> _Problem statement_: Copy every record that appears below, exactly as it stands.

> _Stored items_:

%%

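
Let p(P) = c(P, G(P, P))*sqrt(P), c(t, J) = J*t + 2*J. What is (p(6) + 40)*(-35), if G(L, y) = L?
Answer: -1400 - 1680*sqrt(6) ≈ -5515.1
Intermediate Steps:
c(t, J) = 2*J + J*t
p(P) = P**(3/2)*(2 + P) (p(P) = (P*(2 + P))*sqrt(P) = P**(3/2)*(2 + P))
(p(6) + 40)*(-35) = (6**(3/2)*(2 + 6) + 40)*(-35) = ((6*sqrt(6))*8 + 40)*(-35) = (48*sqrt(6) + 40)*(-35) = (40 + 48*sqrt(6))*(-35) = -1400 - 1680*sqrt(6)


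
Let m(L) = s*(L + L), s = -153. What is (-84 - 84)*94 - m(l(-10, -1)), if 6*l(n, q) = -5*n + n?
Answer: -13752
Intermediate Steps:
l(n, q) = -2*n/3 (l(n, q) = (-5*n + n)/6 = (-4*n)/6 = -2*n/3)
m(L) = -306*L (m(L) = -153*(L + L) = -306*L)
(-84 - 84)*94 - m(l(-10, -1)) = (-84 - 84)*94 - (-306)*(-⅔*(-10)) = -168*94 - (-306)*20/3 = -15792 - 1*(-2040) = -15792 + 2040 = -13752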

%%

> _Task response_:
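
Let p(P) = c(P, G(P, P))*sqrt(P), c(t, J) = J*t + 2*J. What is (p(6) + 40)*(-35), if G(L, y) = L?
Answer: -1400 - 1680*sqrt(6) ≈ -5515.1
Intermediate Steps:
c(t, J) = 2*J + J*t
p(P) = P**(3/2)*(2 + P) (p(P) = (P*(2 + P))*sqrt(P) = P**(3/2)*(2 + P))
(p(6) + 40)*(-35) = (6**(3/2)*(2 + 6) + 40)*(-35) = ((6*sqrt(6))*8 + 40)*(-35) = (48*sqrt(6) + 40)*(-35) = (40 + 48*sqrt(6))*(-35) = -1400 - 1680*sqrt(6)


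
Let m(L) = s*(L + L), s = -153. What is (-84 - 84)*94 - m(l(-10, -1)), if 6*l(n, q) = -5*n + n?
Answer: -13752
Intermediate Steps:
l(n, q) = -2*n/3 (l(n, q) = (-5*n + n)/6 = (-4*n)/6 = -2*n/3)
m(L) = -306*L (m(L) = -153*(L + L) = -306*L)
(-84 - 84)*94 - m(l(-10, -1)) = (-84 - 84)*94 - (-306)*(-⅔*(-10)) = -168*94 - (-306)*20/3 = -15792 - 1*(-2040) = -15792 + 2040 = -13752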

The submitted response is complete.